**Data in this exercise**
———
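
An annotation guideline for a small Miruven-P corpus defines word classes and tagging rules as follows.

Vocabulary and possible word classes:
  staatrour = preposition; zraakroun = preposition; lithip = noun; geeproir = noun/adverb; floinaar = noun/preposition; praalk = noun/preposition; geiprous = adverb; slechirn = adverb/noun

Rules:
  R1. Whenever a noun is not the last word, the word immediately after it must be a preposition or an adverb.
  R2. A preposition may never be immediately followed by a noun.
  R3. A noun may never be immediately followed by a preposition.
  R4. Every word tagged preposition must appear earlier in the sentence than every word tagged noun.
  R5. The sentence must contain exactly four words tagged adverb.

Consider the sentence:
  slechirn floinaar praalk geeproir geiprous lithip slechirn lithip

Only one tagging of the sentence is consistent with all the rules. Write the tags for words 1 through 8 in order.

adverb preposition preposition adverb adverb noun adverb noun

Candidates per position — 1:slechirn {adverb,noun}; 2:floinaar {noun,preposition}; 3:praalk {noun,preposition}; 4:geeproir {noun,adverb}; 5:geiprous {adverb}; 6:lithip {noun}; 7:slechirn {adverb,noun}; 8:lithip {noun}.
At position 1, choosing noun makes rule 5 impossible to satisfy; hence adverb.
At position 4, choosing noun makes rule 5 impossible to satisfy; hence adverb.
At position 7, choosing noun makes rule 1 impossible to satisfy; hence adverb.
The remaining ambiguous positions (2, 3) are resolved jointly — only one combination satisfies every rule.
The unique satisfying tagging is: adverb preposition preposition adverb adverb noun adverb noun.
Checking: rule 1 satisfied; rule 2 satisfied; rule 3 satisfied; rule 4 satisfied; rule 5 satisfied.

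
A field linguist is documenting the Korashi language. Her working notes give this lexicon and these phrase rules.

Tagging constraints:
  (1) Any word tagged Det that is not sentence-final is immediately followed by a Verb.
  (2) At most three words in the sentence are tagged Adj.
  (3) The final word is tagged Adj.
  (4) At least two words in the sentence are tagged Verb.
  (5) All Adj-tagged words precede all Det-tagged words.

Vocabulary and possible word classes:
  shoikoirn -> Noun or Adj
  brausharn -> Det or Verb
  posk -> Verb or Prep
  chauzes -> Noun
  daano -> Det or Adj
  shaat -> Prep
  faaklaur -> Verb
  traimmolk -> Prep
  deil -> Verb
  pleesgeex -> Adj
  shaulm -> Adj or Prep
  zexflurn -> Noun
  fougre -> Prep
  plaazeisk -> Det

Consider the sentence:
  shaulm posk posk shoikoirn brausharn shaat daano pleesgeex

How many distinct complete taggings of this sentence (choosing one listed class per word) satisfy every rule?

9

Candidates per position — 1:shaulm {Adj,Prep}; 2:posk {Verb,Prep}; 3:posk {Verb,Prep}; 4:shoikoirn {Noun,Adj}; 5:brausharn {Det,Verb}; 6:shaat {Prep}; 7:daano {Det,Adj}; 8:pleesgeex {Adj}.
There are 64 candidate sequences in total.
Checking each against the rules leaves 9 sequences.
Count = 9.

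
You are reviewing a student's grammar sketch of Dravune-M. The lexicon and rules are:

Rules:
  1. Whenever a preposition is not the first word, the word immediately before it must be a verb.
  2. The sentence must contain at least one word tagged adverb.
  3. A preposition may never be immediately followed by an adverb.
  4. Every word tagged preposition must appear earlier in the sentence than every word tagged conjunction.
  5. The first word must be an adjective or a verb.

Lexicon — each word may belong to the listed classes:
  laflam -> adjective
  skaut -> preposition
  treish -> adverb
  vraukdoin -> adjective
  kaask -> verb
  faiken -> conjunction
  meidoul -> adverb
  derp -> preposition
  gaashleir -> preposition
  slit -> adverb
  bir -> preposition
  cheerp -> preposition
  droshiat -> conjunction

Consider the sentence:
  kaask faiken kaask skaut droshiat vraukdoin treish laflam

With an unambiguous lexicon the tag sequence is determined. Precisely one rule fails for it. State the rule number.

Fixed tagging: verb conjunction verb preposition conjunction adjective adverb adjective.
Applying the rules: R1 pass, R2 pass, R3 pass, R4 fail, R5 pass.
Only rule 4 fails.

4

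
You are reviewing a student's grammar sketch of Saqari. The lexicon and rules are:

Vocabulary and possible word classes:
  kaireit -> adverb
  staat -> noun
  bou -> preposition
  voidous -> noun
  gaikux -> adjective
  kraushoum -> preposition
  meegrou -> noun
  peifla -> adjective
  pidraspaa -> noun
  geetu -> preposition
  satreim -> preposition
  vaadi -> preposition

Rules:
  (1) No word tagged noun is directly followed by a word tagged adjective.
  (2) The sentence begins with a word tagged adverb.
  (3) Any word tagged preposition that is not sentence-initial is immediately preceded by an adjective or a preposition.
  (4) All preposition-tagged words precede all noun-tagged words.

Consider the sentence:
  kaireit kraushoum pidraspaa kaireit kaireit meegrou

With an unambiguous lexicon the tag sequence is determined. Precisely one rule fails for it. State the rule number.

3

Fixed tagging: adverb preposition noun adverb adverb noun.
Checking each rule: R1 ✓, R2 ✓, R3 ✗, R4 ✓.
Only rule 3 fails.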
———
Which lines in the records above contain the word "laflam"? Copy each one.

**Result of this exercise**
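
  laflam -> adjective
  kaask faiken kaask skaut droshiat vraukdoin treish laflam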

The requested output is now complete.